[Records from a data source]

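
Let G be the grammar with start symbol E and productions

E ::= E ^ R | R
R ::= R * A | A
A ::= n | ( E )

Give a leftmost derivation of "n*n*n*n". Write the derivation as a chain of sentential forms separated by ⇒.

E ⇒ R   [E ::= R]
R ⇒ R*A   [R ::= R * A]
R*A ⇒ R*A*A   [R ::= R * A]
R*A*A ⇒ R*A*A*A   [R ::= R * A]
R*A*A*A ⇒ A*A*A*A   [R ::= A]
A*A*A*A ⇒ n*A*A*A   [A ::= n]
n*A*A*A ⇒ n*n*A*A   [A ::= n]
n*n*A*A ⇒ n*n*n*A   [A ::= n]
n*n*n*A ⇒ n*n*n*n   [A ::= n]

E ⇒ R ⇒ R*A ⇒ R*A*A ⇒ R*A*A*A ⇒ A*A*A*A ⇒ n*A*A*A ⇒ n*n*A*A ⇒ n*n*n*A ⇒ n*n*n*n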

• **Problem to solve**: Could you output each line above exactly as it was given?

• **Answer to the problem**:
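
Let G be the grammar with start symbol E and productions

E ::= E ^ R | R
R ::= R * A | A
A ::= n | ( E )

Give a leftmost derivation of "n*n*n*n". Write the derivation as a chain of sentential forms separated by ⇒.

E ⇒ R   [E ::= R]
R ⇒ R*A   [R ::= R * A]
R*A ⇒ R*A*A   [R ::= R * A]
R*A*A ⇒ R*A*A*A   [R ::= R * A]
R*A*A*A ⇒ A*A*A*A   [R ::= A]
A*A*A*A ⇒ n*A*A*A   [A ::= n]
n*A*A*A ⇒ n*n*A*A   [A ::= n]
n*n*A*A ⇒ n*n*n*A   [A ::= n]
n*n*n*A ⇒ n*n*n*n   [A ::= n]

E ⇒ R ⇒ R*A ⇒ R*A*A ⇒ R*A*A*A ⇒ A*A*A*A ⇒ n*A*A*A ⇒ n*n*A*A ⇒ n*n*n*A ⇒ n*n*n*n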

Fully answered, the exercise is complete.